**Records for the exercise**

%%

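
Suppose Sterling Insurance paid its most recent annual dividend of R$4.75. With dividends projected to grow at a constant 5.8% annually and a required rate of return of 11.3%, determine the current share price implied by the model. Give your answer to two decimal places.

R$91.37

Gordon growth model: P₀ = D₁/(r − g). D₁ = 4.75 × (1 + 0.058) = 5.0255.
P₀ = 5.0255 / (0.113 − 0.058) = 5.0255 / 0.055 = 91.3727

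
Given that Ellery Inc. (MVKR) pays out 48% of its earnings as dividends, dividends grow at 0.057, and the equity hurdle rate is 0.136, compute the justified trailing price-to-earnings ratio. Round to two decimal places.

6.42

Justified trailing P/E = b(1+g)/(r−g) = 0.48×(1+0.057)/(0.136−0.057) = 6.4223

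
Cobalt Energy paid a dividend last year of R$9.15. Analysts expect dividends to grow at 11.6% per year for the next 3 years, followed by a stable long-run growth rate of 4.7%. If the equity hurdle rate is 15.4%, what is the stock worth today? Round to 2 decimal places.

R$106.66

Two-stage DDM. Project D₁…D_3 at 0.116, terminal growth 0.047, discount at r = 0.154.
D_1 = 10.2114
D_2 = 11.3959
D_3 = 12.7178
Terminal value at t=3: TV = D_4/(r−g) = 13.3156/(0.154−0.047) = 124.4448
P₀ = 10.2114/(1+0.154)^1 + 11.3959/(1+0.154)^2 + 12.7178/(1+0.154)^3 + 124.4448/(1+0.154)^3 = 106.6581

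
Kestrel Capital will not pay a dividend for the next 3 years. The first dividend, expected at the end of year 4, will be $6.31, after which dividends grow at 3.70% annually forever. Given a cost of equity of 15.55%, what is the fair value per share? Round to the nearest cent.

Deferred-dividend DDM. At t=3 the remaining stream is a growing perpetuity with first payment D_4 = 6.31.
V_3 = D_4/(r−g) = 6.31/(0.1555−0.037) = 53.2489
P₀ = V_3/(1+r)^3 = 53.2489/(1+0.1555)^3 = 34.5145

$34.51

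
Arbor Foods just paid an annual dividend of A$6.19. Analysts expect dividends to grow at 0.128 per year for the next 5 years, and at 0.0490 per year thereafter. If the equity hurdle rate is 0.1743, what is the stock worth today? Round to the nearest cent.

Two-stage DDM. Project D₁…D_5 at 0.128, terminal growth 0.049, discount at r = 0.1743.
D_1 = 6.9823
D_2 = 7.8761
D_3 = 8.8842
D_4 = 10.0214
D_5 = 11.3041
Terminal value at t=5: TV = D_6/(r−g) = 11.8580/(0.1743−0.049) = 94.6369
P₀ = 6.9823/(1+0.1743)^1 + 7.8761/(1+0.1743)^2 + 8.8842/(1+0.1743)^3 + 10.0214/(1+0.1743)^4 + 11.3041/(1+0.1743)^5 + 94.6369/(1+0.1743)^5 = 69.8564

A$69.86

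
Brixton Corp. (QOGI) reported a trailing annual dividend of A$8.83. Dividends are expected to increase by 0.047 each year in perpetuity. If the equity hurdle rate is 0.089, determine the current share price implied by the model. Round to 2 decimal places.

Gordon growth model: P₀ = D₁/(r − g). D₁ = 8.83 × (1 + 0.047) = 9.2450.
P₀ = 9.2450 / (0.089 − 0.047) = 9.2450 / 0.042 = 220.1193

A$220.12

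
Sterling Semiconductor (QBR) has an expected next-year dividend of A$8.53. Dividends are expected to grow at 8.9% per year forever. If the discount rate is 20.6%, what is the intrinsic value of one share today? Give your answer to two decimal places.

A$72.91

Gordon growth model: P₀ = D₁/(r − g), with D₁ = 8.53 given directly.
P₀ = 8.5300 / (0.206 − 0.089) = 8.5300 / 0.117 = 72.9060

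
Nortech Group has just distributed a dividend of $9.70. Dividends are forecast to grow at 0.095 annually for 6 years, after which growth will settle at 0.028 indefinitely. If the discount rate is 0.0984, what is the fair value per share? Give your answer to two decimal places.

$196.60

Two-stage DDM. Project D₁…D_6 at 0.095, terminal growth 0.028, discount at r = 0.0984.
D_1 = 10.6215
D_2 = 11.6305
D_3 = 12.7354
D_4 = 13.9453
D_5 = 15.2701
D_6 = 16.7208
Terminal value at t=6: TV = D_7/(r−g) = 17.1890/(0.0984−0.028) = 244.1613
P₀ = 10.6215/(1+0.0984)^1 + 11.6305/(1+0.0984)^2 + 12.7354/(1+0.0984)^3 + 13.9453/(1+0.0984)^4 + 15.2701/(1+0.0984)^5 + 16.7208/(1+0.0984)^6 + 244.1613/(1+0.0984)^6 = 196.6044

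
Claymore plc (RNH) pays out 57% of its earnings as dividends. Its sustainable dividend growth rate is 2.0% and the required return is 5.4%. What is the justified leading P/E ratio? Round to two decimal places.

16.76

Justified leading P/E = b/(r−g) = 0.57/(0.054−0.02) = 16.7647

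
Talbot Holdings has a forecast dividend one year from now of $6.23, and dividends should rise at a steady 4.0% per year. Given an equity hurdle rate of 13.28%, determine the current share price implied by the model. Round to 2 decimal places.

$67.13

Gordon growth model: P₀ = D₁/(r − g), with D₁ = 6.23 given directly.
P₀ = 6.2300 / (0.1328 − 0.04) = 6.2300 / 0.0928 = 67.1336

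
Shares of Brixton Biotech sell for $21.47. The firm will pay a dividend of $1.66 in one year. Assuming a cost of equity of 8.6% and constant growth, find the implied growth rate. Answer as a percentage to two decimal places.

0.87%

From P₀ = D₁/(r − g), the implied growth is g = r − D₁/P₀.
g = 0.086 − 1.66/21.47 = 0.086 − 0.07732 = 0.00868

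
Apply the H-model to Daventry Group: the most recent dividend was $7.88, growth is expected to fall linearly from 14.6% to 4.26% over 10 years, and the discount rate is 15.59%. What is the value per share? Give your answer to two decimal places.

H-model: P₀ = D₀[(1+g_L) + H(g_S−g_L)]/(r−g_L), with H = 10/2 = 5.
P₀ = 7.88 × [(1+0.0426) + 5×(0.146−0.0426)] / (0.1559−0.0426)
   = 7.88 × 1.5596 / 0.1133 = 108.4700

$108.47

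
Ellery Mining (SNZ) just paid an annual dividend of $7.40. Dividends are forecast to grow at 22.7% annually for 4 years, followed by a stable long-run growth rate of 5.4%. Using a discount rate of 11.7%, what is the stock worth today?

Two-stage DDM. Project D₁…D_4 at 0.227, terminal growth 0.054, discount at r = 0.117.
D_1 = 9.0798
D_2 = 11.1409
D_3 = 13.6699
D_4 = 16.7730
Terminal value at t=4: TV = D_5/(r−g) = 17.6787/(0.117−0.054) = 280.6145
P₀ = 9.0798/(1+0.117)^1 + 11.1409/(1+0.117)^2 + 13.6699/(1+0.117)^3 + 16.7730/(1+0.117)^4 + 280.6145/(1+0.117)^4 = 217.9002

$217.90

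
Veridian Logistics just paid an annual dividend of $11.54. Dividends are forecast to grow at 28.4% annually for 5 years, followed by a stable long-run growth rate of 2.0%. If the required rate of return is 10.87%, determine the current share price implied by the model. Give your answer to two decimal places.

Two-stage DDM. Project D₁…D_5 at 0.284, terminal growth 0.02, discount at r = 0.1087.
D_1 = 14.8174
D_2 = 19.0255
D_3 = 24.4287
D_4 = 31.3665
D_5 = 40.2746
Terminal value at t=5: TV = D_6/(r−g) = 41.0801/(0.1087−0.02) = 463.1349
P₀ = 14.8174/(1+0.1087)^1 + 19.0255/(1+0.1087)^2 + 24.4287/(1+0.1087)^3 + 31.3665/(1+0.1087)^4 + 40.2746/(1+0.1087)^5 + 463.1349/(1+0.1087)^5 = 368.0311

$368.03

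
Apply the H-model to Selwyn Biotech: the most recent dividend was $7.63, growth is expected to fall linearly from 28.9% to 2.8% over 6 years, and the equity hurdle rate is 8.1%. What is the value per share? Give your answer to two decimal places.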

%%
%%

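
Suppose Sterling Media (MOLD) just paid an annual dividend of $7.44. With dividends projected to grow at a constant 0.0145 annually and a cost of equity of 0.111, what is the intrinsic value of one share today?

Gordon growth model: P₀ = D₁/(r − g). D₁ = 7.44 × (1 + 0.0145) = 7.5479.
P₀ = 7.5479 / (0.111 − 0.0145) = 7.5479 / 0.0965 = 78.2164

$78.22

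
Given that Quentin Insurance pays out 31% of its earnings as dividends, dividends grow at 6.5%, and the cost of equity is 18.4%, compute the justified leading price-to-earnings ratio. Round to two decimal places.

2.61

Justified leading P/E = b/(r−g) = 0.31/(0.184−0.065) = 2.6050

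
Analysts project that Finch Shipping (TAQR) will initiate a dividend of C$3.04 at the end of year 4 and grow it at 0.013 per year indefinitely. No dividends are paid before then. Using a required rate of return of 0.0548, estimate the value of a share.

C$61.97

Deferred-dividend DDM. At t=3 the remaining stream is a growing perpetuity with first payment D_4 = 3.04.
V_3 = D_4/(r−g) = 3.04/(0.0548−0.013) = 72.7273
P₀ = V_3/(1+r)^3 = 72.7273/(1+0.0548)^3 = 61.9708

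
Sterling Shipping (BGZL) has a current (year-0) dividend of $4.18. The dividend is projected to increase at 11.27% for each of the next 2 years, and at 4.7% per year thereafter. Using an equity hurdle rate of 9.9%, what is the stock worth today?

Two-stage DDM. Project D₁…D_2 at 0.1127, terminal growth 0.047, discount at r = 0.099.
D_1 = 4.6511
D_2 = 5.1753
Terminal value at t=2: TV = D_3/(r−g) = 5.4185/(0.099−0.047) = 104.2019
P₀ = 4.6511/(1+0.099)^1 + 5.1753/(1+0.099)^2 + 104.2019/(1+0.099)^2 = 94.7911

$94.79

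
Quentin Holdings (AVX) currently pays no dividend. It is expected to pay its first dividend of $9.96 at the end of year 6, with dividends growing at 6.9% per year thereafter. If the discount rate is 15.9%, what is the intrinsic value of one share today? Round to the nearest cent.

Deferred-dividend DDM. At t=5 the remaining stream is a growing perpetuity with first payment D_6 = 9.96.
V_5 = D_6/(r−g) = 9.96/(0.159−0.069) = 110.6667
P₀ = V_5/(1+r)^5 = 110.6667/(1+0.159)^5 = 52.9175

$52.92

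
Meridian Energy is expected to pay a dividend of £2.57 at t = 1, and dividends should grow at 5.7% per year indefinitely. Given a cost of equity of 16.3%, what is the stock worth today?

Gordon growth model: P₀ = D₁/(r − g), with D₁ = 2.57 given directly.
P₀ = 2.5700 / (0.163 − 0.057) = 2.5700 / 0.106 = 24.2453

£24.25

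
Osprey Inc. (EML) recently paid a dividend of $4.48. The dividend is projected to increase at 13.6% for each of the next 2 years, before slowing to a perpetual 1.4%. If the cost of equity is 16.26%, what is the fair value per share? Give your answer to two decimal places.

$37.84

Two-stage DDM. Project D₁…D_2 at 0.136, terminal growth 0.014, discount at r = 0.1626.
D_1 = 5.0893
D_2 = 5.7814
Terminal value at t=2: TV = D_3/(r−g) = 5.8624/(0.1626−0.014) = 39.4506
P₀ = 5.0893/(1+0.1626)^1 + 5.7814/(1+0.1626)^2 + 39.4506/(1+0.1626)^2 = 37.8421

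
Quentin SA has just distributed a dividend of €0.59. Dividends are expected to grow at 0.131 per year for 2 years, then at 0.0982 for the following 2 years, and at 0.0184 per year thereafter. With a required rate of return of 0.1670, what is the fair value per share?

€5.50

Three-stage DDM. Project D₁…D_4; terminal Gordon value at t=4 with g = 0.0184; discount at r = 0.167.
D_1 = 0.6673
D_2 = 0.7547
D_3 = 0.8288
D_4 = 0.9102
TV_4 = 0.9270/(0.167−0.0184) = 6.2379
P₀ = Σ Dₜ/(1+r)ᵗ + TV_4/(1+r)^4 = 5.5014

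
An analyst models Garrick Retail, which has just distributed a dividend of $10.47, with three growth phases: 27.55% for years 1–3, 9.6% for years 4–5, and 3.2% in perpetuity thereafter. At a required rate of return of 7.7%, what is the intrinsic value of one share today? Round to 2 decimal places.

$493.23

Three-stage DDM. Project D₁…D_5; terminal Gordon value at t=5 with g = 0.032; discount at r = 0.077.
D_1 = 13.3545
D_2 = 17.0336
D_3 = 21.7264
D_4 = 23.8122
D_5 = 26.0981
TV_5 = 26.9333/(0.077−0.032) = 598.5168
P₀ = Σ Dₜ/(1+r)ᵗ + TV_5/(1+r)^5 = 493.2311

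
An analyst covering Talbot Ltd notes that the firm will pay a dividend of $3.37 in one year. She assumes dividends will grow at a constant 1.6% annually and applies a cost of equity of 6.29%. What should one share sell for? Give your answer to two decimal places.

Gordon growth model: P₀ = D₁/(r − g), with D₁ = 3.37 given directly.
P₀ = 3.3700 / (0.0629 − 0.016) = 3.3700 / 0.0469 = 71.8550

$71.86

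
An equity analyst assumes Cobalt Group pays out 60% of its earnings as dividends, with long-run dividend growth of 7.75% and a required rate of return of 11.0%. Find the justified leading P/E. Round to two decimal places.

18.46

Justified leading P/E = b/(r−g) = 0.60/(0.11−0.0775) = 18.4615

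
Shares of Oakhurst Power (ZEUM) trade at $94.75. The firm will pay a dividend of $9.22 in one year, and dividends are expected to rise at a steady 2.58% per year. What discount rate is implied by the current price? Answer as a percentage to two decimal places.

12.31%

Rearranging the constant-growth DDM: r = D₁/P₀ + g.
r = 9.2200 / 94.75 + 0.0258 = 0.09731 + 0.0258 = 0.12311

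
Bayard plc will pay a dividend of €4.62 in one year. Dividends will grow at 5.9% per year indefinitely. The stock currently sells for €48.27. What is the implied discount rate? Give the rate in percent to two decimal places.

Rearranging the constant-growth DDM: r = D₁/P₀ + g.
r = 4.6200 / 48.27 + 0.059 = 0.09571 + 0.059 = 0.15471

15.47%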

%%

**What needs to be done**
Look back at the data above. Transcribe exactly the lines starting at the line that contains "Ellery Mining (SNZ)" and ending at the line that contains "Apply the H-model to Selwyn".

**Answer for this exercise**
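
Ellery Mining (SNZ) just paid an annual dividend of $7.40. Dividends are forecast to grow at 22.7% annually for 4 years, followed by a stable long-run growth rate of 5.4%. Using a discount rate of 11.7%, what is the stock worth today?

Two-stage DDM. Project D₁…D_4 at 0.227, terminal growth 0.054, discount at r = 0.117.
D_1 = 9.0798
D_2 = 11.1409
D_3 = 13.6699
D_4 = 16.7730
Terminal value at t=4: TV = D_5/(r−g) = 17.6787/(0.117−0.054) = 280.6145
P₀ = 9.0798/(1+0.117)^1 + 11.1409/(1+0.117)^2 + 13.6699/(1+0.117)^3 + 16.7730/(1+0.117)^4 + 280.6145/(1+0.117)^4 = 217.9002

$217.90

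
Veridian Logistics just paid an annual dividend of $11.54. Dividends are forecast to grow at 28.4% annually for 5 years, followed by a stable long-run growth rate of 2.0%. If the required rate of return is 10.87%, determine the current share price implied by the model. Give your answer to two decimal places.

Two-stage DDM. Project D₁…D_5 at 0.284, terminal growth 0.02, discount at r = 0.1087.
D_1 = 14.8174
D_2 = 19.0255
D_3 = 24.4287
D_4 = 31.3665
D_5 = 40.2746
Terminal value at t=5: TV = D_6/(r−g) = 41.0801/(0.1087−0.02) = 463.1349
P₀ = 14.8174/(1+0.1087)^1 + 19.0255/(1+0.1087)^2 + 24.4287/(1+0.1087)^3 + 31.3665/(1+0.1087)^4 + 40.2746/(1+0.1087)^5 + 463.1349/(1+0.1087)^5 = 368.0311

$368.03

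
Apply the H-model to Selwyn Biotech: the most recent dividend was $7.63, growth is expected to fall linearly from 28.9% to 2.8% over 6 years, and the equity hurdle rate is 8.1%. What is the value per share? Give your answer to two decimal places.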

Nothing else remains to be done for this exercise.